What you have to do:
Beneath this task is a listing. State how many of its lines include the string "generated", giving nothing but the number.

Records provided:

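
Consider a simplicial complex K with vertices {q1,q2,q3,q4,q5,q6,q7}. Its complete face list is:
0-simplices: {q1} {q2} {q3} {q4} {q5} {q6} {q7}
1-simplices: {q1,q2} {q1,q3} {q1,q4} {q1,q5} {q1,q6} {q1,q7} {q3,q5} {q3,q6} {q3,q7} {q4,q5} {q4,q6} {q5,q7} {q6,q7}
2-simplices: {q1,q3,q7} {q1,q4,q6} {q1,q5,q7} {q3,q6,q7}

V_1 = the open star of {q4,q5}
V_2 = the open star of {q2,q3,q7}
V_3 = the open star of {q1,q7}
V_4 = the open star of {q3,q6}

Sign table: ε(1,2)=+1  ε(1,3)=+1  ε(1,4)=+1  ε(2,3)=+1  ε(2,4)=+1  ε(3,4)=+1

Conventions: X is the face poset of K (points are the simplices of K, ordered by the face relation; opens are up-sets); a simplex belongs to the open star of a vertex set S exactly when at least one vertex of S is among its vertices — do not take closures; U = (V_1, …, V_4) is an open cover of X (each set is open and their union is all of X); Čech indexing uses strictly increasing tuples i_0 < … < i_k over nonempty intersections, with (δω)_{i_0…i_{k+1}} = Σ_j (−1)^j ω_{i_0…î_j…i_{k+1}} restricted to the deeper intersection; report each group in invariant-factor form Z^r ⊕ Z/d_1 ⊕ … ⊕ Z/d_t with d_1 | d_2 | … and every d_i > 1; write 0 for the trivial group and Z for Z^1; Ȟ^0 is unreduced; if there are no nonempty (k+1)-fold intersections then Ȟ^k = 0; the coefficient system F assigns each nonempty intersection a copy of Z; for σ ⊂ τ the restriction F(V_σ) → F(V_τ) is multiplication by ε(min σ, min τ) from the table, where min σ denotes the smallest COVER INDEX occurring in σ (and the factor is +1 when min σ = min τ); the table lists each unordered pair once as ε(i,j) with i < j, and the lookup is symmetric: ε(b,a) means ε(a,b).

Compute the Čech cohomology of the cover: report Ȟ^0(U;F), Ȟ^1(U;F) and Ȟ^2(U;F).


nerve of the cover:
  V1={{q4},{q5},{q1,q4},{q1,q5},{q3,q5},{q4,q5},{q4,q6},{q5,q7},{q1,q4,q6},{q1,q5,q7}} V2={{q2},{q3},{q7},{q1,q2},{q1,q3},{q1,q7},{q3,q5},{q3,q6},{q3,q7},{q5,q7},{q6,q7},{q1,q3,q7},{q1,q5,q7},{q3,q6,q7}} V3={{q1},{q7},{q1,q2},{q1,q3},{q1,q4},{q1,q5},{q1,q6},{q1,q7},{q3,q7},{q5,q7},{q6,q7},{q1,q3,q7},{q1,q4,q6},{q1,q5,q7},{q3,q6,q7}} V4={{q3},{q6},{q1,q3},{q1,q6},{q3,q5},{q3,q6},{q3,q7},{q4,q6},{q6,q7},{q1,q3,q7},{q1,q4,q6},{q3,q6,q7}}
  V12={{q3,q5},{q5,q7},{q1,q5,q7}} V13={{q1,q4},{q1,q5},{q5,q7},{q1,q4,q6},{q1,q5,q7}} V14={{q3,q5},{q4,q6},{q1,q4,q6}} V23={{q7},{q1,q2},{q1,q3},{q1,q7},{q3,q7},{q5,q7},{q6,q7},{q1,q3,q7},{q1,q5,q7},{q3,q6,q7}} V24={{q3},{q1,q3},{q3,q5},{q3,q6},{q3,q7},{q6,q7},{q1,q3,q7},{q3,q6,q7}} V34={{q1,q3},{q1,q6},{q3,q7},{q6,q7},{q1,q3,q7},{q1,q4,q6},{q3,q6,q7}}
  V123={{q5,q7},{q1,q5,q7}} V124={{q3,q5}} V134={{q1,q4,q6}} V234={{q1,q3},{q3,q7},{q6,q7},{q1,q3,q7},{q3,q6,q7}}
C dims 4,6,4; δ0: rk 3, SNF 1^3; δ1: rk 3, SNF 1^3
Ȟ^0 = (4 − 3) − 0 = 1, so Ȟ^0 ≅ Z
Ȟ^1 = (6 − 3) − 3 = 0, so Ȟ^1 ≅ 0
Ȟ^2 = (4 − 0) − 3 = 1, so Ȟ^2 ≅ Z

Ȟ^0 = Z, Ȟ^1 = 0 and Ȟ^2 = Z


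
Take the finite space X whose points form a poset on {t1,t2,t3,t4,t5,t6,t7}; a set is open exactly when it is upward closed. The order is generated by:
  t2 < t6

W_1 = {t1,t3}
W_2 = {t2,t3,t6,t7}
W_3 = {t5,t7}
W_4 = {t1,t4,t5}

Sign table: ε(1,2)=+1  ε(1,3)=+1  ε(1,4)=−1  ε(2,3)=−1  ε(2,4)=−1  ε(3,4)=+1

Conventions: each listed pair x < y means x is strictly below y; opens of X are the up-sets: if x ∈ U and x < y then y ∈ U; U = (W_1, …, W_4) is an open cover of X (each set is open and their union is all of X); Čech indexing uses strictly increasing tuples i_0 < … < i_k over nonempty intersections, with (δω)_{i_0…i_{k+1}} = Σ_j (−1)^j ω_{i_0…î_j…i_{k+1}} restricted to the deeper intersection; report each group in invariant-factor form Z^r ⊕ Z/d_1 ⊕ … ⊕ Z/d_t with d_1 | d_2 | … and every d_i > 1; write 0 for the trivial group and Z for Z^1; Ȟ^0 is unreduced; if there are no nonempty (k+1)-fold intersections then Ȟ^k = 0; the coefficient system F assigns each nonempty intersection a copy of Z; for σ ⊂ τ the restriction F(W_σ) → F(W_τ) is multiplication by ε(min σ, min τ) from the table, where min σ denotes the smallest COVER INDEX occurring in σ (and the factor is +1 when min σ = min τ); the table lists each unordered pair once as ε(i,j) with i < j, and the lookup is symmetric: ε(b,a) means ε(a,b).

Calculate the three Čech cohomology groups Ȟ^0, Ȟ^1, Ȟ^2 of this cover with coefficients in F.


Ȟ^0 ≅ Z, Ȟ^1 ≅ Z and Ȟ^2 ≅ 0

nerve of the cover:
  W12={t3} W14={t1} W23={t7} W34={t5}
C dims 4,4; δ0: rk 3, SNF 1^3
Ȟ^0 = (4 − 3) − 0 = 1, so Ȟ^0 ≅ Z
Ȟ^1 = (4 − 0) − 3 = 1, so Ȟ^1 ≅ Z
Ȟ^2 = (0 − 0) − 0 = 0, so Ȟ^2 ≅ 0


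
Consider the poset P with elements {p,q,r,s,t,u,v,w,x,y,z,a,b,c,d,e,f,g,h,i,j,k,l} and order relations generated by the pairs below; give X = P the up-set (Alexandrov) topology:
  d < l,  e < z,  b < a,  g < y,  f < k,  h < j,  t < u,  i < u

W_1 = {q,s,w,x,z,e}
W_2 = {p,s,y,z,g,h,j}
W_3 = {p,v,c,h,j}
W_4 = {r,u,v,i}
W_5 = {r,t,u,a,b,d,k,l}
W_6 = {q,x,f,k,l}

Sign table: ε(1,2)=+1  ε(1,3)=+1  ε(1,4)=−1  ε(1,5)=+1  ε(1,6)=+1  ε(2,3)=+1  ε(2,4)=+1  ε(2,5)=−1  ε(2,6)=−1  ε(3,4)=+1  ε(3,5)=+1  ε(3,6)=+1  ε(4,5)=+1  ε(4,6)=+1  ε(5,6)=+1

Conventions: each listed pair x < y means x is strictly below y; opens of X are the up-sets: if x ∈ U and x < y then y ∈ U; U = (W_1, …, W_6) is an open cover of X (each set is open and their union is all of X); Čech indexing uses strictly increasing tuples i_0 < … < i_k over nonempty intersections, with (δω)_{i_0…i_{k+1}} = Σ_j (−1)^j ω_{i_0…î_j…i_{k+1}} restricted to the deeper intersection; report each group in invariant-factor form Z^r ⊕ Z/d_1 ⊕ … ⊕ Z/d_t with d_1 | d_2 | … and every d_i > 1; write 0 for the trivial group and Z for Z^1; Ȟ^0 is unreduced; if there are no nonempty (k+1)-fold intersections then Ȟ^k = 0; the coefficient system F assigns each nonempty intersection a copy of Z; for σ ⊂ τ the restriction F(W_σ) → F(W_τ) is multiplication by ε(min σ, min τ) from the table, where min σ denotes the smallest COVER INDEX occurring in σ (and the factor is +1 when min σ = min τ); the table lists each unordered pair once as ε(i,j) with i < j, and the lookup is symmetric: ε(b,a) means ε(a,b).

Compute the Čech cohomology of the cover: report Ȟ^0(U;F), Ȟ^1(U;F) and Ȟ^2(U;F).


Ȟ^0(U;F) ≅ Z,  Ȟ^1(U;F) ≅ Z,  Ȟ^2(U;F) ≅ 0

nerve simplices:
  W12={s,z} W16={q,x} W23={p,h,j} W34={v} W45={r,u} W56={k,l}
C dims 6,6; δ0: rk 5, SNF 1^5
degree 0: 6−5−0 = 1 → Ȟ^0 ≅ Z
degree 1: 6−0−5 = 1 → Ȟ^1 ≅ Z
degree 2: 0−0−0 = 0 → Ȟ^2 ≅ 0


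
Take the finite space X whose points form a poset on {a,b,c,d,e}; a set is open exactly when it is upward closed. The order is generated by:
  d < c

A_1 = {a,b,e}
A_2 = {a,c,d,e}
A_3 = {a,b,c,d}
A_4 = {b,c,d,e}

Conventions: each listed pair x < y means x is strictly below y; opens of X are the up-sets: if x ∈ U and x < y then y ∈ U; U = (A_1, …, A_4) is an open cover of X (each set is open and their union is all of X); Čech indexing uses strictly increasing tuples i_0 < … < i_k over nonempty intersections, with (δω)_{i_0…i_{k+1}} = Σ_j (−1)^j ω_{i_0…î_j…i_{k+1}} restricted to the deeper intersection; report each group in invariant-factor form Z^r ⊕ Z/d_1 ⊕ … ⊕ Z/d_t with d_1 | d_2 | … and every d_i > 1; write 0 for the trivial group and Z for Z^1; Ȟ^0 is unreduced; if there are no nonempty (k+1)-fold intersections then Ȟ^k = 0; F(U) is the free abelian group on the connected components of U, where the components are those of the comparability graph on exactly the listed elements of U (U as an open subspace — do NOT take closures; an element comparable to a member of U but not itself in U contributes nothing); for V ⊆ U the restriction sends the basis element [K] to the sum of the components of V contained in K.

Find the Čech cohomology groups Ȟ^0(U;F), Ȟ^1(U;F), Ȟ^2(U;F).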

Exercise solution:
3